▸ TASK TO COMPLETE
Starting with the line that contains "Is f(x,y,z) = -2*x", set down each line through the end of the entries below, exactly and with nothing added.

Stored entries

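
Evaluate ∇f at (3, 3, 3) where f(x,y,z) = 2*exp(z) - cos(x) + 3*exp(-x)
(-3*exp(-3) + sin(3), 0, 2*exp(3))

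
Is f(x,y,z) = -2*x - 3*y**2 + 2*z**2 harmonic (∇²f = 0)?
No, ∇²f = -2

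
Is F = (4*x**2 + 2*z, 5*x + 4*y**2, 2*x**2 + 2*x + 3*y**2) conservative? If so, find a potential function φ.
No, ∇×F = (6*y, -4*x, 5) ≠ 0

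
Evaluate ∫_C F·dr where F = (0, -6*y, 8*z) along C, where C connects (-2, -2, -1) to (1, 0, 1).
12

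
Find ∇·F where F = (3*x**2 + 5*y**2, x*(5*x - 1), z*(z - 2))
6*x + 2*z - 2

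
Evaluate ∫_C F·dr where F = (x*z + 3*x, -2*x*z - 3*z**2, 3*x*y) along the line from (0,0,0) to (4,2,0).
24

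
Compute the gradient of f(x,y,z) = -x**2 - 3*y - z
(-2*x, -3, -1)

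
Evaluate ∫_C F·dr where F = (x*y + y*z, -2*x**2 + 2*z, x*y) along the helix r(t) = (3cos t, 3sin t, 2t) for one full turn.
-18*pi**2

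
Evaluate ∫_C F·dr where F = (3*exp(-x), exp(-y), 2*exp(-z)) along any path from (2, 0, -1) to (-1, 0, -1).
3*(1 - exp(3))*exp(-2)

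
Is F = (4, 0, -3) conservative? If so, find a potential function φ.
Yes, F is conservative. φ = 4*x - 3*z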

▸ SOLVED EXERCISE
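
Is f(x,y,z) = -2*x - 3*y**2 + 2*z**2 harmonic (∇²f = 0)?
No, ∇²f = -2

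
Is F = (4*x**2 + 2*z, 5*x + 4*y**2, 2*x**2 + 2*x + 3*y**2) conservative? If so, find a potential function φ.
No, ∇×F = (6*y, -4*x, 5) ≠ 0

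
Evaluate ∫_C F·dr where F = (0, -6*y, 8*z) along C, where C connects (-2, -2, -1) to (1, 0, 1).
12

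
Find ∇·F where F = (3*x**2 + 5*y**2, x*(5*x - 1), z*(z - 2))
6*x + 2*z - 2

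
Evaluate ∫_C F·dr where F = (x*z + 3*x, -2*x*z - 3*z**2, 3*x*y) along the line from (0,0,0) to (4,2,0).
24

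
Compute the gradient of f(x,y,z) = -x**2 - 3*y - z
(-2*x, -3, -1)

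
Evaluate ∫_C F·dr where F = (x*y + y*z, -2*x**2 + 2*z, x*y) along the helix r(t) = (3cos t, 3sin t, 2t) for one full turn.
-18*pi**2

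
Evaluate ∫_C F·dr where F = (3*exp(-x), exp(-y), 2*exp(-z)) along any path from (2, 0, -1) to (-1, 0, -1).
3*(1 - exp(3))*exp(-2)

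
Is F = (4, 0, -3) conservative? If so, find a potential function φ.
Yes, F is conservative. φ = 4*x - 3*z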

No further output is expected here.